Work instructions
The full set of entries should be repeated without a single change.

Information provided
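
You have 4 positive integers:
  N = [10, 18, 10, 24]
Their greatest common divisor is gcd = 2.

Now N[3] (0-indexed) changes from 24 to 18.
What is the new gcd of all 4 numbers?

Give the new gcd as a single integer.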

Exercise response
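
You have 4 positive integers:
  N = [10, 18, 10, 24]
Their greatest common divisor is gcd = 2.

Now N[3] (0-indexed) changes from 24 to 18.
What is the new gcd of all 4 numbers?

Give the new gcd as a single integer.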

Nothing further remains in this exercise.